Stored data entries
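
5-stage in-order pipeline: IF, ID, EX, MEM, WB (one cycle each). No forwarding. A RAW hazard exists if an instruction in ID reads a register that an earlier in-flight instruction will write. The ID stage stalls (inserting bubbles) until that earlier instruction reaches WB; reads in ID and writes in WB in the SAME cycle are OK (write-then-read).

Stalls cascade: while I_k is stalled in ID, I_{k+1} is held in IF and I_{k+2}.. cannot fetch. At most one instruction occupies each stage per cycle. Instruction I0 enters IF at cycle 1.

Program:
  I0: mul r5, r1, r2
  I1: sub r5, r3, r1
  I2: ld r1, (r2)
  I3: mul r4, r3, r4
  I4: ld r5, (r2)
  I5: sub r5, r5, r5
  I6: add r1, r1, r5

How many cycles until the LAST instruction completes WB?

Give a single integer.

Answer: 15

Derivation:
I0 mul r5 <- r1,r2: IF@1 ID@2 stall=0 (-) EX@3 MEM@4 WB@5
I1 sub r5 <- r3,r1: IF@2 ID@3 stall=0 (-) EX@4 MEM@5 WB@6
I2 ld r1 <- r2: IF@3 ID@4 stall=0 (-) EX@5 MEM@6 WB@7
I3 mul r4 <- r3,r4: IF@4 ID@5 stall=0 (-) EX@6 MEM@7 WB@8
I4 ld r5 <- r2: IF@5 ID@6 stall=0 (-) EX@7 MEM@8 WB@9
I5 sub r5 <- r5,r5: IF@6 ID@7 stall=2 (RAW on I4.r5 (WB@9)) EX@10 MEM@11 WB@12
I6 add r1 <- r1,r5: IF@7 ID@10 stall=2 (RAW on I5.r5 (WB@12)) EX@13 MEM@14 WB@15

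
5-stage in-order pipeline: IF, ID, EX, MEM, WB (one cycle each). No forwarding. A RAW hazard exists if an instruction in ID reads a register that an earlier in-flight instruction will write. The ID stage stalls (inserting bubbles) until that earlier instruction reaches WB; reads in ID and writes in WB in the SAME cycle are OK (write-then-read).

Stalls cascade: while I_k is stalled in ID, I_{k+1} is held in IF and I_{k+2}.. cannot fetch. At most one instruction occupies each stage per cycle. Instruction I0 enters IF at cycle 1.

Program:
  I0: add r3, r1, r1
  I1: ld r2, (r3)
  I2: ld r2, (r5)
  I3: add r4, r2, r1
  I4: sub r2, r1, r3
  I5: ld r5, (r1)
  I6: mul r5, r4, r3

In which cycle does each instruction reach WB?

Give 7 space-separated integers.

Answer: 5 8 9 12 13 14 15

Derivation:
I0 add r3 <- r1,r1: IF@1 ID@2 stall=0 (-) EX@3 MEM@4 WB@5
I1 ld r2 <- r3: IF@2 ID@3 stall=2 (RAW on I0.r3 (WB@5)) EX@6 MEM@7 WB@8
I2 ld r2 <- r5: IF@3 ID@6 stall=0 (-) EX@7 MEM@8 WB@9
I3 add r4 <- r2,r1: IF@6 ID@7 stall=2 (RAW on I2.r2 (WB@9)) EX@10 MEM@11 WB@12
I4 sub r2 <- r1,r3: IF@7 ID@10 stall=0 (-) EX@11 MEM@12 WB@13
I5 ld r5 <- r1: IF@10 ID@11 stall=0 (-) EX@12 MEM@13 WB@14
I6 mul r5 <- r4,r3: IF@11 ID@12 stall=0 (-) EX@13 MEM@14 WB@15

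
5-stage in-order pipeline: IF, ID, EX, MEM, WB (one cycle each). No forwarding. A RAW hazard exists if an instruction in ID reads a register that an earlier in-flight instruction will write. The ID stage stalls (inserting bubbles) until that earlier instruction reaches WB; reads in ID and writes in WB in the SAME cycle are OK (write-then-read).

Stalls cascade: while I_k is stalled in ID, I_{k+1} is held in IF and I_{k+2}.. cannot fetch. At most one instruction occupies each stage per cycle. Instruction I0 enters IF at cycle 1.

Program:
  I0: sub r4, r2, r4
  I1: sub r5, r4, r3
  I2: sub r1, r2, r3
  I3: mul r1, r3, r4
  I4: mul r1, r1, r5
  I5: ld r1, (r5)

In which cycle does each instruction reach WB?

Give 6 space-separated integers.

I0 sub r4 <- r2,r4: IF@1 ID@2 stall=0 (-) EX@3 MEM@4 WB@5
I1 sub r5 <- r4,r3: IF@2 ID@3 stall=2 (RAW on I0.r4 (WB@5)) EX@6 MEM@7 WB@8
I2 sub r1 <- r2,r3: IF@3 ID@6 stall=0 (-) EX@7 MEM@8 WB@9
I3 mul r1 <- r3,r4: IF@6 ID@7 stall=0 (-) EX@8 MEM@9 WB@10
I4 mul r1 <- r1,r5: IF@7 ID@8 stall=2 (RAW on I3.r1 (WB@10)) EX@11 MEM@12 WB@13
I5 ld r1 <- r5: IF@8 ID@11 stall=0 (-) EX@12 MEM@13 WB@14

Answer: 5 8 9 10 13 14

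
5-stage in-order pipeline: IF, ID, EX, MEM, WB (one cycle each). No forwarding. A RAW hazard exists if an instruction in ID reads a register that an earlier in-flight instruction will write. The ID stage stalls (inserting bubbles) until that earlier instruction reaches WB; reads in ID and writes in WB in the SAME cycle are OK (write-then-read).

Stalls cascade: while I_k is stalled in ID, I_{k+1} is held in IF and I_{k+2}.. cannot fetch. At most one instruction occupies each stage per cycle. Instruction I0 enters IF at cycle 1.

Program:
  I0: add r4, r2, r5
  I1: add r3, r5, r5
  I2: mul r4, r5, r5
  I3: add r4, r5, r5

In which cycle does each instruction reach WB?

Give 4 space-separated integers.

I0 add r4 <- r2,r5: IF@1 ID@2 stall=0 (-) EX@3 MEM@4 WB@5
I1 add r3 <- r5,r5: IF@2 ID@3 stall=0 (-) EX@4 MEM@5 WB@6
I2 mul r4 <- r5,r5: IF@3 ID@4 stall=0 (-) EX@5 MEM@6 WB@7
I3 add r4 <- r5,r5: IF@4 ID@5 stall=0 (-) EX@6 MEM@7 WB@8

Answer: 5 6 7 8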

→ **Work instructions**:
Each record needs to be duplicated exactly as given.

→ **Result for this exercise**:
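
5-stage in-order pipeline: IF, ID, EX, MEM, WB (one cycle each). No forwarding. A RAW hazard exists if an instruction in ID reads a register that an earlier in-flight instruction will write. The ID stage stalls (inserting bubbles) until that earlier instruction reaches WB; reads in ID and writes in WB in the SAME cycle are OK (write-then-read).

Stalls cascade: while I_k is stalled in ID, I_{k+1} is held in IF and I_{k+2}.. cannot fetch. At most one instruction occupies each stage per cycle. Instruction I0 enters IF at cycle 1.

Program:
  I0: mul r5, r1, r2
  I1: sub r5, r3, r1
  I2: ld r1, (r2)
  I3: mul r4, r3, r4
  I4: ld r5, (r2)
  I5: sub r5, r5, r5
  I6: add r1, r1, r5

How many cycles until the LAST instruction completes WB?

Give a single integer.

Answer: 15

Derivation:
I0 mul r5 <- r1,r2: IF@1 ID@2 stall=0 (-) EX@3 MEM@4 WB@5
I1 sub r5 <- r3,r1: IF@2 ID@3 stall=0 (-) EX@4 MEM@5 WB@6
I2 ld r1 <- r2: IF@3 ID@4 stall=0 (-) EX@5 MEM@6 WB@7
I3 mul r4 <- r3,r4: IF@4 ID@5 stall=0 (-) EX@6 MEM@7 WB@8
I4 ld r5 <- r2: IF@5 ID@6 stall=0 (-) EX@7 MEM@8 WB@9
I5 sub r5 <- r5,r5: IF@6 ID@7 stall=2 (RAW on I4.r5 (WB@9)) EX@10 MEM@11 WB@12
I6 add r1 <- r1,r5: IF@7 ID@10 stall=2 (RAW on I5.r5 (WB@12)) EX@13 MEM@14 WB@15

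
5-stage in-order pipeline: IF, ID, EX, MEM, WB (one cycle each). No forwarding. A RAW hazard exists if an instruction in ID reads a register that an earlier in-flight instruction will write. The ID stage stalls (inserting bubbles) until that earlier instruction reaches WB; reads in ID and writes in WB in the SAME cycle are OK (write-then-read).

Stalls cascade: while I_k is stalled in ID, I_{k+1} is held in IF and I_{k+2}.. cannot fetch. At most one instruction occupies each stage per cycle. Instruction I0 enters IF at cycle 1.

Program:
  I0: add r3, r1, r1
  I1: ld r2, (r3)
  I2: ld r2, (r5)
  I3: add r4, r2, r1
  I4: sub r2, r1, r3
  I5: ld r5, (r1)
  I6: mul r5, r4, r3

In which cycle does each instruction reach WB?

Give 7 space-separated integers.

Answer: 5 8 9 12 13 14 15

Derivation:
I0 add r3 <- r1,r1: IF@1 ID@2 stall=0 (-) EX@3 MEM@4 WB@5
I1 ld r2 <- r3: IF@2 ID@3 stall=2 (RAW on I0.r3 (WB@5)) EX@6 MEM@7 WB@8
I2 ld r2 <- r5: IF@3 ID@6 stall=0 (-) EX@7 MEM@8 WB@9
I3 add r4 <- r2,r1: IF@6 ID@7 stall=2 (RAW on I2.r2 (WB@9)) EX@10 MEM@11 WB@12
I4 sub r2 <- r1,r3: IF@7 ID@10 stall=0 (-) EX@11 MEM@12 WB@13
I5 ld r5 <- r1: IF@10 ID@11 stall=0 (-) EX@12 MEM@13 WB@14
I6 mul r5 <- r4,r3: IF@11 ID@12 stall=0 (-) EX@13 MEM@14 WB@15

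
5-stage in-order pipeline: IF, ID, EX, MEM, WB (one cycle each). No forwarding. A RAW hazard exists if an instruction in ID reads a register that an earlier in-flight instruction will write. The ID stage stalls (inserting bubbles) until that earlier instruction reaches WB; reads in ID and writes in WB in the SAME cycle are OK (write-then-read).

Stalls cascade: while I_k is stalled in ID, I_{k+1} is held in IF and I_{k+2}.. cannot fetch. At most one instruction occupies each stage per cycle. Instruction I0 enters IF at cycle 1.

Program:
  I0: sub r4, r2, r4
  I1: sub r5, r4, r3
  I2: sub r1, r2, r3
  I3: mul r1, r3, r4
  I4: mul r1, r1, r5
  I5: ld r1, (r5)

In which cycle does each instruction reach WB?

Give 6 space-separated integers.

I0 sub r4 <- r2,r4: IF@1 ID@2 stall=0 (-) EX@3 MEM@4 WB@5
I1 sub r5 <- r4,r3: IF@2 ID@3 stall=2 (RAW on I0.r4 (WB@5)) EX@6 MEM@7 WB@8
I2 sub r1 <- r2,r3: IF@3 ID@6 stall=0 (-) EX@7 MEM@8 WB@9
I3 mul r1 <- r3,r4: IF@6 ID@7 stall=0 (-) EX@8 MEM@9 WB@10
I4 mul r1 <- r1,r5: IF@7 ID@8 stall=2 (RAW on I3.r1 (WB@10)) EX@11 MEM@12 WB@13
I5 ld r1 <- r5: IF@8 ID@11 stall=0 (-) EX@12 MEM@13 WB@14

Answer: 5 8 9 10 13 14

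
5-stage in-order pipeline: IF, ID, EX, MEM, WB (one cycle each). No forwarding. A RAW hazard exists if an instruction in ID reads a register that an earlier in-flight instruction will write. The ID stage stalls (inserting bubbles) until that earlier instruction reaches WB; reads in ID and writes in WB in the SAME cycle are OK (write-then-read).

Stalls cascade: while I_k is stalled in ID, I_{k+1} is held in IF and I_{k+2}.. cannot fetch. At most one instruction occupies each stage per cycle. Instruction I0 enters IF at cycle 1.

Program:
  I0: add r4, r2, r5
  I1: add r3, r5, r5
  I2: mul r4, r5, r5
  I3: add r4, r5, r5

In which cycle does each instruction reach WB?

Give 4 space-separated integers.

I0 add r4 <- r2,r5: IF@1 ID@2 stall=0 (-) EX@3 MEM@4 WB@5
I1 add r3 <- r5,r5: IF@2 ID@3 stall=0 (-) EX@4 MEM@5 WB@6
I2 mul r4 <- r5,r5: IF@3 ID@4 stall=0 (-) EX@5 MEM@6 WB@7
I3 add r4 <- r5,r5: IF@4 ID@5 stall=0 (-) EX@6 MEM@7 WB@8

Answer: 5 6 7 8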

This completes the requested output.